Saved entries
-- Opening Marker --

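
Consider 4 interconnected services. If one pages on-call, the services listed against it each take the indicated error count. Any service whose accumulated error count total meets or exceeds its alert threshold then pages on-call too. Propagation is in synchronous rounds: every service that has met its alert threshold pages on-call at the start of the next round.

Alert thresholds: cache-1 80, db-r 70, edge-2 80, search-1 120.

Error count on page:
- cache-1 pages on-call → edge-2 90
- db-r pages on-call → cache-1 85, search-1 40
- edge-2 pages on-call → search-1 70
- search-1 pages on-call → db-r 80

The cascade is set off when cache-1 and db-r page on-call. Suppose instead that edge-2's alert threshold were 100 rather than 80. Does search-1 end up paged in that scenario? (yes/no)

no

With edge-2's alert threshold at 100:
Round 1 — cache-1, db-r page on-call (initial).
  edge-2: +90 → 90 < 100
  search-1: +40 → 40 < 120
No further pages.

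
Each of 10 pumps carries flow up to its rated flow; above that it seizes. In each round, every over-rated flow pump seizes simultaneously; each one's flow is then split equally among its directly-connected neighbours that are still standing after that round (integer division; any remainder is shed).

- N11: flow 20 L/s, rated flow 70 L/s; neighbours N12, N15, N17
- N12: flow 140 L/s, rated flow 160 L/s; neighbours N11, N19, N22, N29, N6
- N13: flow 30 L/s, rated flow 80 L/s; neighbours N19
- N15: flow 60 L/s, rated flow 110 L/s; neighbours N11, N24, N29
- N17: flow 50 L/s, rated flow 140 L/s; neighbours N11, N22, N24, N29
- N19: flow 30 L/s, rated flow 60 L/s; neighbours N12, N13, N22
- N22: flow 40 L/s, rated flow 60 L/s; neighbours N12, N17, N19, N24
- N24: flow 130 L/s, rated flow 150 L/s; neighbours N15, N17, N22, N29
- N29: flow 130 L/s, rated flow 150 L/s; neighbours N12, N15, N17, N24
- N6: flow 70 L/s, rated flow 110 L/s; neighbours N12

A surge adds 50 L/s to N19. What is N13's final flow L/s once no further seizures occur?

56

Round 1 — N19 at 80 > 60. N19 seizes.
  N19 sheds 80 L/s to N12, N13, N22: 26 each (2 lost).
    N12: 140+26 = 166 > 160
    N13: 30+26 = 56 ≤ 80
    N22: 40+26 = 66 > 60
Round 2 — N12, N22 seize.
  N12 sheds 166 L/s to N11, N29, N6: 55 each (1 lost).
    N11: 20+55 = 75 > 70
    N29: 130+55 = 185 > 150
    N6: 70+55 = 125 > 110
  N22 sheds 66 L/s to N17, N24: 33 each.
    N17: 50+33 = 83 ≤ 140
    N24: 130+33 = 163 > 150
Round 3 — N11, N24, N29, N6 seize.
  N11 sheds 75 L/s to N15, N17: 37 each (1 lost).
    N15: 60+37 = 97 ≤ 110
    N17: 83+37 = 120 ≤ 140
  N24 sheds 163 L/s to N15, N17: 81 each (1 lost).
    N15: 97+81 = 178 > 110
    N17: 120+81 = 201 > 140
  N29 sheds 185 L/s to N15, N17: 92 each (1 lost).
    N15: 178+92 = 270 > 110
    N17: 201+92 = 293 > 140
  N6 sheds 125 L/s: no online neighbours, lost.
Round 4 — N15, N17 seize.
  N15 sheds 270 L/s: no online neighbours, lost.
  N17 sheds 293 L/s: no online neighbours, lost.
No further seizures.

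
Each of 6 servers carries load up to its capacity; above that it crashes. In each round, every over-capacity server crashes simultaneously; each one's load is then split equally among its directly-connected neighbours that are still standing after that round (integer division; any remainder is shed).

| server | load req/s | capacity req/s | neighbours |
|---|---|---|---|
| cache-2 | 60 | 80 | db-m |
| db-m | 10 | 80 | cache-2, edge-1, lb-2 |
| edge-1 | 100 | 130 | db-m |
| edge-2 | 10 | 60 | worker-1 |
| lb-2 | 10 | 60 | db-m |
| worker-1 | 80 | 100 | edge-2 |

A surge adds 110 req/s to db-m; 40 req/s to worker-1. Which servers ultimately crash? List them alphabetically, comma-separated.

Round 1 — db-m at 120 > 80; worker-1 at 120 > 100. db-m, worker-1 crash.
  db-m sheds 120 req/s to cache-2, edge-1, lb-2: 40 each.
    cache-2: 60+40 = 100 > 80
    edge-1: 100+40 = 140 > 130
    lb-2: 10+40 = 50 ≤ 60
  worker-1 sheds 120 req/s to edge-2: 120 each.
    edge-2: 10+120 = 130 > 60
Round 2 — cache-2, edge-1, edge-2 crash.
  cache-2 sheds 100 req/s: no online neighbours, lost.
  edge-1 sheds 140 req/s: no online neighbours, lost.
  edge-2 sheds 130 req/s: no online neighbours, lost.
No further crashes.

cache-2, db-m, edge-1, edge-2, worker-1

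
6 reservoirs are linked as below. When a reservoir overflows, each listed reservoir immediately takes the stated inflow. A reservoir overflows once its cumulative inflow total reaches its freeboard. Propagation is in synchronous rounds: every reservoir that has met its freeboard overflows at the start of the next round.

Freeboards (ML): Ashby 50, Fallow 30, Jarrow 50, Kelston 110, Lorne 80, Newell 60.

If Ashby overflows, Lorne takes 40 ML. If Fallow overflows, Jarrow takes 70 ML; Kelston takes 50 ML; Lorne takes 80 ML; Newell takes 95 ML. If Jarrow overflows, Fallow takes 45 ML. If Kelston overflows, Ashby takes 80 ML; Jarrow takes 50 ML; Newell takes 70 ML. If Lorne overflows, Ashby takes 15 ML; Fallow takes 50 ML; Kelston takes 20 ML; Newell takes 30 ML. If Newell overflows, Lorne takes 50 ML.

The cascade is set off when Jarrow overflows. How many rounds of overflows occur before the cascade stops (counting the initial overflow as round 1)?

Round 1 — Jarrow overflows (initial).
  Fallow: +45 → 45 ≥ 30
Round 2 — Fallow overflows.
  Kelston: +50 → 50 < 110
  Lorne: +80 → 80 ≥ 80
  Newell: +95 → 95 ≥ 60
Round 3 — Lorne, Newell overflow.
  Ashby: +15 → 15 < 50
  Kelston: +20 → 70 < 110
No further overflows.

3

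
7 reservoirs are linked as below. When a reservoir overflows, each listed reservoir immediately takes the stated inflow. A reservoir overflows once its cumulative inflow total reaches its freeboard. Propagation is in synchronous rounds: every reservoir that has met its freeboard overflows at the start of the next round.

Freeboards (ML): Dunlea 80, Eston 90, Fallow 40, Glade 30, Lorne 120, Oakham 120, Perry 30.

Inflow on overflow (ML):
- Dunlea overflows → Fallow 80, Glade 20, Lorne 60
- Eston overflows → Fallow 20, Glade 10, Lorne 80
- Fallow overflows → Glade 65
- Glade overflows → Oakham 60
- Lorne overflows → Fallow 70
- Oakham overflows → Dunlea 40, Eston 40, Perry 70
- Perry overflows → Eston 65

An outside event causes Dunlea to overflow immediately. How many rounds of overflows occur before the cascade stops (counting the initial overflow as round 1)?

Round 1 — Dunlea overflows (initial).
  Fallow: +80 → 80 ≥ 40
  Glade: +20 → 20 < 30
  Lorne: +60 → 60 < 120
Round 2 — Fallow overflows.
  Glade: +65 → 85 ≥ 30
Round 3 — Glade overflows.
  Oakham: +60 → 60 < 120
No further overflows.

3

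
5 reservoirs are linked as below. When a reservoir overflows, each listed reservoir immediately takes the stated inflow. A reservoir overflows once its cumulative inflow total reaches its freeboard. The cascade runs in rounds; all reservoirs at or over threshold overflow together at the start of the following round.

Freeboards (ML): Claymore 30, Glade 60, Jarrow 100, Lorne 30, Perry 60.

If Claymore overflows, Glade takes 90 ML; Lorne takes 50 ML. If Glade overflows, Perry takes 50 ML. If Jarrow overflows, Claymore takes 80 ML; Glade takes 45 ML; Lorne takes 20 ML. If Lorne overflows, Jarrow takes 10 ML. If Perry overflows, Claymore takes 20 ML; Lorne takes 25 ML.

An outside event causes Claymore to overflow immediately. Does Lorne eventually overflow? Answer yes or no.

Round 1 — Claymore overflows (initial).
  Glade: +90 → 90 ≥ 60
  Lorne: +50 → 50 ≥ 30
Round 2 — Glade, Lorne overflow.
  Jarrow: +10 → 10 < 100
  Perry: +50 → 50 < 60
No further overflows.

yes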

-- Closing Marker --

Exercise details » Go through the entries above and say how many lines include the word "below". Give the number only.

Solution » 3